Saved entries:
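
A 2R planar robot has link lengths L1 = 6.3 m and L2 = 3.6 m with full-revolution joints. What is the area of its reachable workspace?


r_max = L1 + L2 = 9.9 m
r_min = |L1 - L2| = 2.7 m
Area = pi*(r_max^2 - r_min^2)
= pi*(98.01 - 7.29)
= pi * 90.72
= 285.0053 m^2


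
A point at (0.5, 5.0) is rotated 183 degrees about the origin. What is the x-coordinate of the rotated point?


x' = x*cos(theta) - y*sin(theta)
cos(183 deg) = -0.9986, sin(183 deg) = -0.0523
x' = 0.5 * -0.9986 - 5.0 * -0.0523
= -0.4993 - -0.2617
= -0.2376


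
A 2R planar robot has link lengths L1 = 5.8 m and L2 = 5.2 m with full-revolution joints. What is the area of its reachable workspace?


r_max = L1 + L2 = 11.0 m
r_min = |L1 - L2| = 0.6 m
Area = pi*(r_max^2 - r_min^2)
= pi*(121.0 - 0.36)
= pi * 120.64
= 379.0017 m^2


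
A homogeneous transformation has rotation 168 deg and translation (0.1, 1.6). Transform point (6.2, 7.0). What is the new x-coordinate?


x' = cos(theta)*px - sin(theta)*py + tx
= -0.9781*6.2 - 0.2079*7.0 + 0.1
= -7.4199


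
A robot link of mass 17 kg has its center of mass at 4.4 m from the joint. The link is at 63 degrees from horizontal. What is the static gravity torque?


tau = m*g*L*cos(angle)
= 17 * 9.81 * 4.4 * cos(63 deg)
= 17 * 9.81 * 4.4 * 0.454
= 333.1328 Nm


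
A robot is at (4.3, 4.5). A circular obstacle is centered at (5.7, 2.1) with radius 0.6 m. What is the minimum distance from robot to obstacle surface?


center_dist = sqrt((4.3-5.7)^2 + (4.5-2.1)^2)
= sqrt(1.96 + 5.76)
= 2.7785
min_dist = center_dist - radius = 2.7785 - 0.6 = 2.1785 m


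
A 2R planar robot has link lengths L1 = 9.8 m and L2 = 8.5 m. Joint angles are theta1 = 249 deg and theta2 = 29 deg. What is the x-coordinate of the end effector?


Convert angles to radians: theta1 = 4.3459, theta2 = 0.5061
x = L1*cos(theta1) + L2*cos(theta1+theta2)
x = -3.512 + 1.183
x = -2.329


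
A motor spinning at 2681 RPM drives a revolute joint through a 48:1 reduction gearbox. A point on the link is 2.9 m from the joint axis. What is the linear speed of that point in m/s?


omega_motor = 2681 * 2*pi/60 = 280.7537 rad/s
omega_joint = omega_motor / 48 = 5.849 rad/s
v = omega_joint * r = 5.849 * 2.9
= 16.9622 m/s


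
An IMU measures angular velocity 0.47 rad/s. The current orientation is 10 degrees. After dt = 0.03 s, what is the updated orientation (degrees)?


delta_theta = w * dt = 0.47 * 0.03 = 0.0141 rad
= 0.8079 deg
theta_new = 10 + 0.8079 = 10.8079 deg


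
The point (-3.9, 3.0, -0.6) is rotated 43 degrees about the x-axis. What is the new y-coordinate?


Rotation about x-axis: y' = y*cos(theta) - z*sin(theta)
= 3.0 * 0.7314 - -0.6 * 0.682
= 2.6033


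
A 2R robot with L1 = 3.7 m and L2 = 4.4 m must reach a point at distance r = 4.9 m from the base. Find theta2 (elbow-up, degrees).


cos(theta2) = (r^2 - L1^2 - L2^2) / (2*L1*L2)
cos(theta2) = (24.01 - 13.69 - 19.36) / 32.56
cos(theta2) = -0.277641
theta2 = 106.1195 degrees


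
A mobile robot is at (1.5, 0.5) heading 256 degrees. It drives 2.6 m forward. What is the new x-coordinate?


x_new = x0 + d*cos(theta)
= 1.5 + 2.6*cos(256)
= 1.5 + -0.629
= 0.871


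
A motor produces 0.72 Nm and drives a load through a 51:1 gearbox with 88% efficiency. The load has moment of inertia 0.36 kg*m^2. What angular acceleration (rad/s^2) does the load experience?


tau_out = tau_motor * N * eta
= 0.72 * 51 * 0.88 = 32.3136 Nm
alpha = tau_out / I = 32.3136 / 0.36
= 89.76 rad/s^2


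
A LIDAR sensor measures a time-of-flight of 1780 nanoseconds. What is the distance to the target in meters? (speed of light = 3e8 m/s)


tof = 1780 ns = 1.78e-06 s
dist = c * tof / 2
= 3e8 * 1.78e-06 / 2
= 267.0 m


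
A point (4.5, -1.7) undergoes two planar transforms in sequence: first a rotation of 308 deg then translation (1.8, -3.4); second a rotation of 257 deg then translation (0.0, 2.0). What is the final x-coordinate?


After transform 1:
x1 = cos(308)*4.5 - sin(308)*-1.7 + 1.8 = 3.2309
y1 = sin(308)*4.5 + cos(308)*-1.7 + -3.4 = -7.9927
After transform 2:
x2 = cos(257)*3.2309 - sin(257)*-7.9927 + 0.0
= -8.5146


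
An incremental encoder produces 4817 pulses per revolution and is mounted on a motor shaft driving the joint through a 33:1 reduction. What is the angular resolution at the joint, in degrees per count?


counts per rev = 4817
effective counts at joint = 4817 * 33 = 158961
resolution = 360 / 158961
= 0.0023 deg/count


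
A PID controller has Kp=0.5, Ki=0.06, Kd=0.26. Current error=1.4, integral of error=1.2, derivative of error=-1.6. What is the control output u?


u = Kp*e + Ki*int(e) + Kd*de/dt
= 0.5*1.4 + 0.06*1.2 + 0.26*(-1.6)
= 0.7 + 0.072 + -0.416
= 0.356


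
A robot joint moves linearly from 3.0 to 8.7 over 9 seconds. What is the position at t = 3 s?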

- **Problem details**:
Return what is listed above, exactly and completely.

- **Exercise response**:
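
A 2R planar robot has link lengths L1 = 6.3 m and L2 = 3.6 m with full-revolution joints. What is the area of its reachable workspace?


r_max = L1 + L2 = 9.9 m
r_min = |L1 - L2| = 2.7 m
Area = pi*(r_max^2 - r_min^2)
= pi*(98.01 - 7.29)
= pi * 90.72
= 285.0053 m^2


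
A point at (0.5, 5.0) is rotated 183 degrees about the origin. What is the x-coordinate of the rotated point?


x' = x*cos(theta) - y*sin(theta)
cos(183 deg) = -0.9986, sin(183 deg) = -0.0523
x' = 0.5 * -0.9986 - 5.0 * -0.0523
= -0.4993 - -0.2617
= -0.2376


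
A 2R planar robot has link lengths L1 = 5.8 m and L2 = 5.2 m with full-revolution joints. What is the area of its reachable workspace?


r_max = L1 + L2 = 11.0 m
r_min = |L1 - L2| = 0.6 m
Area = pi*(r_max^2 - r_min^2)
= pi*(121.0 - 0.36)
= pi * 120.64
= 379.0017 m^2


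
A homogeneous transformation has rotation 168 deg and translation (0.1, 1.6). Transform point (6.2, 7.0). What is the new x-coordinate?


x' = cos(theta)*px - sin(theta)*py + tx
= -0.9781*6.2 - 0.2079*7.0 + 0.1
= -7.4199


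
A robot link of mass 17 kg has its center of mass at 4.4 m from the joint. The link is at 63 degrees from horizontal. What is the static gravity torque?


tau = m*g*L*cos(angle)
= 17 * 9.81 * 4.4 * cos(63 deg)
= 17 * 9.81 * 4.4 * 0.454
= 333.1328 Nm


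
A robot is at (4.3, 4.5). A circular obstacle is centered at (5.7, 2.1) with radius 0.6 m. What is the minimum distance from robot to obstacle surface?


center_dist = sqrt((4.3-5.7)^2 + (4.5-2.1)^2)
= sqrt(1.96 + 5.76)
= 2.7785
min_dist = center_dist - radius = 2.7785 - 0.6 = 2.1785 m


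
A 2R planar robot has link lengths L1 = 9.8 m and L2 = 8.5 m. Joint angles are theta1 = 249 deg and theta2 = 29 deg. What is the x-coordinate of the end effector?


Convert angles to radians: theta1 = 4.3459, theta2 = 0.5061
x = L1*cos(theta1) + L2*cos(theta1+theta2)
x = -3.512 + 1.183
x = -2.329


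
A motor spinning at 2681 RPM drives a revolute joint through a 48:1 reduction gearbox. A point on the link is 2.9 m from the joint axis. What is the linear speed of that point in m/s?


omega_motor = 2681 * 2*pi/60 = 280.7537 rad/s
omega_joint = omega_motor / 48 = 5.849 rad/s
v = omega_joint * r = 5.849 * 2.9
= 16.9622 m/s


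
An IMU measures angular velocity 0.47 rad/s. The current orientation is 10 degrees. After dt = 0.03 s, what is the updated orientation (degrees)?


delta_theta = w * dt = 0.47 * 0.03 = 0.0141 rad
= 0.8079 deg
theta_new = 10 + 0.8079 = 10.8079 deg


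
The point (-3.9, 3.0, -0.6) is rotated 43 degrees about the x-axis. What is the new y-coordinate?


Rotation about x-axis: y' = y*cos(theta) - z*sin(theta)
= 3.0 * 0.7314 - -0.6 * 0.682
= 2.6033


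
A 2R robot with L1 = 3.7 m and L2 = 4.4 m must reach a point at distance r = 4.9 m from the base. Find theta2 (elbow-up, degrees).


cos(theta2) = (r^2 - L1^2 - L2^2) / (2*L1*L2)
cos(theta2) = (24.01 - 13.69 - 19.36) / 32.56
cos(theta2) = -0.277641
theta2 = 106.1195 degrees


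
A mobile robot is at (1.5, 0.5) heading 256 degrees. It drives 2.6 m forward. What is the new x-coordinate?


x_new = x0 + d*cos(theta)
= 1.5 + 2.6*cos(256)
= 1.5 + -0.629
= 0.871


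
A motor produces 0.72 Nm and drives a load through a 51:1 gearbox with 88% efficiency. The load has moment of inertia 0.36 kg*m^2. What angular acceleration (rad/s^2) does the load experience?


tau_out = tau_motor * N * eta
= 0.72 * 51 * 0.88 = 32.3136 Nm
alpha = tau_out / I = 32.3136 / 0.36
= 89.76 rad/s^2


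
A LIDAR sensor measures a time-of-flight of 1780 nanoseconds. What is the distance to the target in meters? (speed of light = 3e8 m/s)


tof = 1780 ns = 1.78e-06 s
dist = c * tof / 2
= 3e8 * 1.78e-06 / 2
= 267.0 m


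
A point (4.5, -1.7) undergoes two planar transforms in sequence: first a rotation of 308 deg then translation (1.8, -3.4); second a rotation of 257 deg then translation (0.0, 2.0). What is the final x-coordinate?


After transform 1:
x1 = cos(308)*4.5 - sin(308)*-1.7 + 1.8 = 3.2309
y1 = sin(308)*4.5 + cos(308)*-1.7 + -3.4 = -7.9927
After transform 2:
x2 = cos(257)*3.2309 - sin(257)*-7.9927 + 0.0
= -8.5146


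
An incremental encoder produces 4817 pulses per revolution and is mounted on a motor shaft driving the joint through a 33:1 reduction. What is the angular resolution at the joint, in degrees per count?


counts per rev = 4817
effective counts at joint = 4817 * 33 = 158961
resolution = 360 / 158961
= 0.0023 deg/count


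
A PID controller has Kp=0.5, Ki=0.06, Kd=0.26. Current error=1.4, integral of error=1.2, derivative of error=-1.6. What is the control output u?


u = Kp*e + Ki*int(e) + Kd*de/dt
= 0.5*1.4 + 0.06*1.2 + 0.26*(-1.6)
= 0.7 + 0.072 + -0.416
= 0.356


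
A robot joint moves linearly from 3.0 to 8.7 over 9 seconds. What is the position at t = 3 s?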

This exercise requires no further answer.